Your answer should hold exactly the lines from the one with "A steel pin" through the last line of the material below, nothing before and nothing extra.

Content starts

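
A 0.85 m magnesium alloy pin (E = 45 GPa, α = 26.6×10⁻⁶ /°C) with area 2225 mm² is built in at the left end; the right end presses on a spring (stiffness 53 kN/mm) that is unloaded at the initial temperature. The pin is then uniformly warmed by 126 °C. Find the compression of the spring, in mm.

The unrestrained thermal change is αΔT L = 26.6×10⁻⁶ × 126 × 850 = 2.849 mm.
Let P be the compressive force at the spring. The pin shortens elastically by PL/(AE) and the spring compresses by P/k; together these equal δ_free.
P [ L/(AE) + 1/k ] = δ_free → P [ 850/(2225×45×10³) + 1/(53×10³) ] = 2.849.
P = 2.849 / 2.736×10⁻⁵ = 104100 N.
Spring compression = P/k = 104100/(53×10³) = 1.965 mm.

δ ≈ 1.96 mm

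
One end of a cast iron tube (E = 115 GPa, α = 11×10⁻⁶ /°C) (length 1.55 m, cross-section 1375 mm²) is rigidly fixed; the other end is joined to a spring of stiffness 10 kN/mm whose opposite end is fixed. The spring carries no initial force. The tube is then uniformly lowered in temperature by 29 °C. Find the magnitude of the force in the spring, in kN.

P ≈ 4.5 kN

If the spring were absent the tube would shorten by αΔT L = 11×10⁻⁶ × 29 × 1550 = 0.4945 mm.
With a force P in the spring, the elastic change of the tube is PL/(AE) and that of the spring is P/k; compatibility requires their sum to equal δ_free.
So P = δ_free / [L/(AE) + 1/k] = 0.4945 / [ 1550/(1375×115×10³) + 1/(10×10³) ].
P = 0.4945 / 0.0001098 = 4503 N.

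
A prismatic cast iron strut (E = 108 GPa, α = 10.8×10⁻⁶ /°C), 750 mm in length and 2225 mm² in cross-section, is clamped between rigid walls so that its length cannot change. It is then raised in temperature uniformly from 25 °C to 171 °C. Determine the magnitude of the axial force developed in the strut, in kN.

Full restraint means ε = 0, so the stress is σ = EαΔT = 108×10³ × 10.8×10⁻⁶ × 146 = 170.3 MPa.
Then P = σA = 170.3 × 2225 mm² = 378.9 kN, compressive.

P ≈ 379 kN (compressive)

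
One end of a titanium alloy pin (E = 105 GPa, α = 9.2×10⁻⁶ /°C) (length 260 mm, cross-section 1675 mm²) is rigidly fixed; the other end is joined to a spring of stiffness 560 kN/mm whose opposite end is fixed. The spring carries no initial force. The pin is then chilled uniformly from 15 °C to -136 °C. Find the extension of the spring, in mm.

The unrestrained thermal change is αΔT L = 9.2×10⁻⁶ × 151 × 260 = 0.3612 mm.
With a force P in the spring, the elastic change of the pin is PL/(AE) and that of the spring is P/k; compatibility requires their sum to equal δ_free.
So P = δ_free / [L/(AE) + 1/k] = 0.3612 / [ 260/(1675×105×10³) + 1/(560×10³) ].
P = 0.3612 / 3.264×10⁻⁶ = 110700 N.
Spring extension = P/k = 110700/(560×10³) = 0.1976 mm.

δ ≈ 0.198 mm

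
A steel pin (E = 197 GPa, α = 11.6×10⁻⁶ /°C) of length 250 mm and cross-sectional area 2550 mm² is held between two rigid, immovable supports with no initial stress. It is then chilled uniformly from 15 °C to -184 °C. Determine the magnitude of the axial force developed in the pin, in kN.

With zero net strain, σ = E·αΔT = 197 GPa × 11.6×10⁻⁶ × 199 = 454.8 MPa.
P = AEαΔT = 2550 × 197×10³ × 11.6×10⁻⁶ × 199 = 1160 kN (tensile).

P ≈ 1160 kN (tensile)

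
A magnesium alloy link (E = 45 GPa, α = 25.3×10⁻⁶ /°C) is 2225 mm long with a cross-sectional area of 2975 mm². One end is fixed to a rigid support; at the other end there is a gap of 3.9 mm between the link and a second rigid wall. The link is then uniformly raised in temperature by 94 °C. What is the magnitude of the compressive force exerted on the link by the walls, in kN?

P ≈ 83.7 kN

Unrestrained expansion: δ_free = αΔT L = 25.3×10⁻⁶ × 94 × 2225 = 5.291 mm.
The gap closes (δ_free > 3.9 mm) and the wall then resists a further 5.291 − 3.9 = 1.391 mm of expansion.
Compatibility: PL/(AE) = 1.391 mm, so σ = P/A = E × (1.391/2225) = 28.14 MPa.
P = σA = 28.14 × 2975 = 83.72 kN.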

Content ends

#### Answer to the exercise
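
A steel pin (E = 197 GPa, α = 11.6×10⁻⁶ /°C) of length 250 mm and cross-sectional area 2550 mm² is held between two rigid, immovable supports with no initial stress. It is then chilled uniformly from 15 °C to -184 °C. Determine the magnitude of the axial force developed in the pin, in kN.

With zero net strain, σ = E·αΔT = 197 GPa × 11.6×10⁻⁶ × 199 = 454.8 MPa.
P = AEαΔT = 2550 × 197×10³ × 11.6×10⁻⁶ × 199 = 1160 kN (tensile).

P ≈ 1160 kN (tensile)

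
A magnesium alloy link (E = 45 GPa, α = 25.3×10⁻⁶ /°C) is 2225 mm long with a cross-sectional area of 2975 mm². One end is fixed to a rigid support; at the other end there is a gap of 3.9 mm between the link and a second rigid wall. The link is then uniformly raised in temperature by 94 °C. What is the magnitude of the compressive force exerted on the link by the walls, in kN?

P ≈ 83.7 kN

Unrestrained expansion: δ_free = αΔT L = 25.3×10⁻⁶ × 94 × 2225 = 5.291 mm.
The gap closes (δ_free > 3.9 mm) and the wall then resists a further 5.291 − 3.9 = 1.391 mm of expansion.
Compatibility: PL/(AE) = 1.391 mm, so σ = P/A = E × (1.391/2225) = 28.14 MPa.
P = σA = 28.14 × 2975 = 83.72 kN.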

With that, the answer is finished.